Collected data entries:
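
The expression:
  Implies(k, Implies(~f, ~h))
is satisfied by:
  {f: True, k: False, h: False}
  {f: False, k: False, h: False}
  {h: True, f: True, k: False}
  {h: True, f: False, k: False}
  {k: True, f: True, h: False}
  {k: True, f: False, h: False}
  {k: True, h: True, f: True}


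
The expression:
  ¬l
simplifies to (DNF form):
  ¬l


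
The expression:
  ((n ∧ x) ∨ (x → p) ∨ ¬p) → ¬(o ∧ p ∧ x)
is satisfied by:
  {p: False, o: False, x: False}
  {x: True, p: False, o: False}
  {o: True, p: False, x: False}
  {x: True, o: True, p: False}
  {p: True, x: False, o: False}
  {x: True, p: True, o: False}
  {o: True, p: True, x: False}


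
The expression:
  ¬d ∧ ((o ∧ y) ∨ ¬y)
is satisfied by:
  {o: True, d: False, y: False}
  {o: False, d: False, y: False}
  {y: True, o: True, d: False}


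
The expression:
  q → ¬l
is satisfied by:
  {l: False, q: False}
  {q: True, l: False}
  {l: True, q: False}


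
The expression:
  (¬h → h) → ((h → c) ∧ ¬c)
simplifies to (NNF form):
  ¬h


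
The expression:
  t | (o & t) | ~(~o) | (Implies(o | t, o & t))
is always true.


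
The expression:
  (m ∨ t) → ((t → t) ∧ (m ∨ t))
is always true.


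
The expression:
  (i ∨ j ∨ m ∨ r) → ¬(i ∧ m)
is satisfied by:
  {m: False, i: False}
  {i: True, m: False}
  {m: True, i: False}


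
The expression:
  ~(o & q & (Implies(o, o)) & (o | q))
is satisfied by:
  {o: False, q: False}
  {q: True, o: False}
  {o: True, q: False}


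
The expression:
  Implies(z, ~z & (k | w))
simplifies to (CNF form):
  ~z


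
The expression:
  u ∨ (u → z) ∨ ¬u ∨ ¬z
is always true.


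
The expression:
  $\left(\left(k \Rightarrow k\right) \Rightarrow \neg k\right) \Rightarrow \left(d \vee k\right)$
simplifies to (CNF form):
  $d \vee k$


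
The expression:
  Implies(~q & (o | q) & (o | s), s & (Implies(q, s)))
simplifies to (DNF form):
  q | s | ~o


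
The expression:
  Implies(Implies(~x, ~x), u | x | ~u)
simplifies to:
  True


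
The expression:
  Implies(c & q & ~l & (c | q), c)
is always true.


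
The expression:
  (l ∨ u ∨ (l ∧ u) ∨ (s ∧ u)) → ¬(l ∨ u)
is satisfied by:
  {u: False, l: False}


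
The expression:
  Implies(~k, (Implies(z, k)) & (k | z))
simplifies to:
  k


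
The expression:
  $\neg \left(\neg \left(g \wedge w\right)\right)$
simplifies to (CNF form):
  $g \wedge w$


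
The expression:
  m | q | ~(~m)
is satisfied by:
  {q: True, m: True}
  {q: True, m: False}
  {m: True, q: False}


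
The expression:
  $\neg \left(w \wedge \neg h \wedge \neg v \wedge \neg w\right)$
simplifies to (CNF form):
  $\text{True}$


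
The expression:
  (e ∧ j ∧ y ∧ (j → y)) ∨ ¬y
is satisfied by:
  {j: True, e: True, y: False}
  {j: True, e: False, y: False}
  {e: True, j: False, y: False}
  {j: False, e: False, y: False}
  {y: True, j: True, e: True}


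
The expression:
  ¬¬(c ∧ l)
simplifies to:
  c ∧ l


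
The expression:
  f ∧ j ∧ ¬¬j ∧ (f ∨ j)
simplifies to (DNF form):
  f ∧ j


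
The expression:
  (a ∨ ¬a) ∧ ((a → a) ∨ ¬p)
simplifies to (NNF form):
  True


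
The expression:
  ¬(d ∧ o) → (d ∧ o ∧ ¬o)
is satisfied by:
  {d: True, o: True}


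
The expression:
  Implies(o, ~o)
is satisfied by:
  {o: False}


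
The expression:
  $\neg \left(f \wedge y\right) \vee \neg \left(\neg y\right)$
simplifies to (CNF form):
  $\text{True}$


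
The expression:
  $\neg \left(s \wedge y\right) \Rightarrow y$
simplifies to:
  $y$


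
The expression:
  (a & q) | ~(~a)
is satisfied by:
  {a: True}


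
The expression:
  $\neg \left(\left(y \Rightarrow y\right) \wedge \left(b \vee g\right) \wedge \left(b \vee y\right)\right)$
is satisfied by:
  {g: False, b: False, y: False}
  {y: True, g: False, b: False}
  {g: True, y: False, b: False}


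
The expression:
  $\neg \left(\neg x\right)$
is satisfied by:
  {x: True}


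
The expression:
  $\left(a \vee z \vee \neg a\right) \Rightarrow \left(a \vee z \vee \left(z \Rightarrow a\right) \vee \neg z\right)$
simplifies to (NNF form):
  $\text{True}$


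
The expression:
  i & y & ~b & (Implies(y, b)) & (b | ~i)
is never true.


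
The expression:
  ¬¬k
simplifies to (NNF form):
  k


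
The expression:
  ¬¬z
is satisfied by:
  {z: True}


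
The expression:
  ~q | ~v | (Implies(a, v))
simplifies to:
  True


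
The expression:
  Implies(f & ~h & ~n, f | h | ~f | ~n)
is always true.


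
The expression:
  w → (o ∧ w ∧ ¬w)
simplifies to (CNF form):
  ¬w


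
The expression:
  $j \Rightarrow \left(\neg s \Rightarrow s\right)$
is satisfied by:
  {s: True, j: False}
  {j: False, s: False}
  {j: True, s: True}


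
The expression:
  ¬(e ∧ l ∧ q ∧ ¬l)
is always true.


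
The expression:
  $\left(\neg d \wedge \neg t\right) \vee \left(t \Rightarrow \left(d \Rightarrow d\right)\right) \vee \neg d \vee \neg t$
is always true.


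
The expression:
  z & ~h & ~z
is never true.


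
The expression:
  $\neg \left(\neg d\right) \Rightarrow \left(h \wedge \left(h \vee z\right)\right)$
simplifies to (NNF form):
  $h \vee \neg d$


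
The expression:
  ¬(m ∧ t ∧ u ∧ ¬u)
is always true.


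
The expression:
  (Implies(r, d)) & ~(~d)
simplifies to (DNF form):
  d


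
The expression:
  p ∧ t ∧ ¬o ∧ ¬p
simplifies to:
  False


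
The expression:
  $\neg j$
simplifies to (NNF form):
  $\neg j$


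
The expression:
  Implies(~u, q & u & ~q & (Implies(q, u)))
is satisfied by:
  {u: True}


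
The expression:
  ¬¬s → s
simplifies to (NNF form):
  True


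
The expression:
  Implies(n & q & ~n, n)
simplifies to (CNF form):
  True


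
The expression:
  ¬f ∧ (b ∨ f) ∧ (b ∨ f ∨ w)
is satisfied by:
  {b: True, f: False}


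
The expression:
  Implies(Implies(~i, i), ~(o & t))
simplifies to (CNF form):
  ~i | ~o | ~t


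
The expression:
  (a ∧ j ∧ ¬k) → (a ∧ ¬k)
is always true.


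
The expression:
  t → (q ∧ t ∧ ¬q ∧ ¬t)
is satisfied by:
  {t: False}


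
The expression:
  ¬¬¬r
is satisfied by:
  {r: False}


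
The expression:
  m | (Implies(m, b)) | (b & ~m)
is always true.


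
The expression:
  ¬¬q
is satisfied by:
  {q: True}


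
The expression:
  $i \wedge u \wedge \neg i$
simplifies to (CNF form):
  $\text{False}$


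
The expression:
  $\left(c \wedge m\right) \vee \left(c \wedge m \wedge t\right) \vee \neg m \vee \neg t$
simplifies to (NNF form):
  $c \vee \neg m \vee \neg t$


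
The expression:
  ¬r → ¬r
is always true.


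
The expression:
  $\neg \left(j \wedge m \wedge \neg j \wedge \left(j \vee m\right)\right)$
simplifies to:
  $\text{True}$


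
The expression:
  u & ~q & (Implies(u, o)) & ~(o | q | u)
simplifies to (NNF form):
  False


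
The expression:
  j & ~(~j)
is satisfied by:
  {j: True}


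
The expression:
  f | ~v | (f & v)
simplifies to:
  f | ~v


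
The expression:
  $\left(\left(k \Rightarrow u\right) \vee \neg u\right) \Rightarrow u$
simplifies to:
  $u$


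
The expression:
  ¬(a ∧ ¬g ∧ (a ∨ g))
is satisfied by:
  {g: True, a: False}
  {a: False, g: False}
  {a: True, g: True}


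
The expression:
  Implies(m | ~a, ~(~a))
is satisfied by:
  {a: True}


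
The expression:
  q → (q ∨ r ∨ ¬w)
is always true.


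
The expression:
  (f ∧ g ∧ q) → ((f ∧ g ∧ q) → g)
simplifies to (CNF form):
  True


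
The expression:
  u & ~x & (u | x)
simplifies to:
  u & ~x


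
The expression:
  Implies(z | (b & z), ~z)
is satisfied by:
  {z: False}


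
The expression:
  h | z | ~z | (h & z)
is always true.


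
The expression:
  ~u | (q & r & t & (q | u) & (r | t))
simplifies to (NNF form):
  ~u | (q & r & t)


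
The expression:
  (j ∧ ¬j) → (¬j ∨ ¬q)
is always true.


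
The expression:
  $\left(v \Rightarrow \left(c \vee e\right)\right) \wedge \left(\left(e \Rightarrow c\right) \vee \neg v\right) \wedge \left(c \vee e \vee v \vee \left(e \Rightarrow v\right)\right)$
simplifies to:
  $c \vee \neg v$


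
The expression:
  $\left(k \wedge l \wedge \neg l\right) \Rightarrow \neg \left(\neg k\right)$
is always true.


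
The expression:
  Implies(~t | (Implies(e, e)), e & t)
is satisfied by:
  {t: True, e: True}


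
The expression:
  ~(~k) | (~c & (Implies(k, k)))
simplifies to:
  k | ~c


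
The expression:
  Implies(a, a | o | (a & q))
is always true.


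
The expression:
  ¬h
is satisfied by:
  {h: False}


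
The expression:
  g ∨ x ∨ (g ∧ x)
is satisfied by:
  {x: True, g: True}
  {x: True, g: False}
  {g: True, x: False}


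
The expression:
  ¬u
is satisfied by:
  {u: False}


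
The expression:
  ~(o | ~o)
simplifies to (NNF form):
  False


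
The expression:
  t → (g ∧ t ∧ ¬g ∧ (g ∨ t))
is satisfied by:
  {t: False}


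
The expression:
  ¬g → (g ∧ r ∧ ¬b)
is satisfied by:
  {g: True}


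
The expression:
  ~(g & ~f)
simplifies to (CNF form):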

» TASK ITEM
Every line that contains the string "Rightarrow" should be copied from the records.

» YOUR SOLUTION
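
  $\left(\left(k \Rightarrow k\right) \Rightarrow \neg k\right) \Rightarrow \left(d \vee k\right)$
  $\neg \left(s \wedge y\right) \Rightarrow y$
  $\neg \left(\left(y \Rightarrow y\right) \wedge \left(b \vee g\right) \wedge \left(b \vee y\right)\right)$
  $\left(a \vee z \vee \neg a\right) \Rightarrow \left(a \vee z \vee \left(z \Rightarrow a\right) \vee \neg z\right)$
  $j \Rightarrow \left(\neg s \Rightarrow s\right)$
  $\left(\neg d \wedge \neg t\right) \vee \left(t \Rightarrow \left(d \Rightarrow d\right)\right) \vee \neg d \vee \neg t$
  $\neg \left(\neg d\right) \Rightarrow \left(h \wedge \left(h \vee z\right)\right)$
  $\left(\left(k \Rightarrow u\right) \vee \neg u\right) \Rightarrow u$
  $\left(v \Rightarrow \left(c \vee e\right)\right) \wedge \left(\left(e \Rightarrow c\right) \vee \neg v\right) \wedge \left(c \vee e \vee v \vee \left(e \Rightarrow v\right)\right)$
  $\left(k \wedge l \wedge \neg l\right) \Rightarrow \neg \left(\neg k\right)$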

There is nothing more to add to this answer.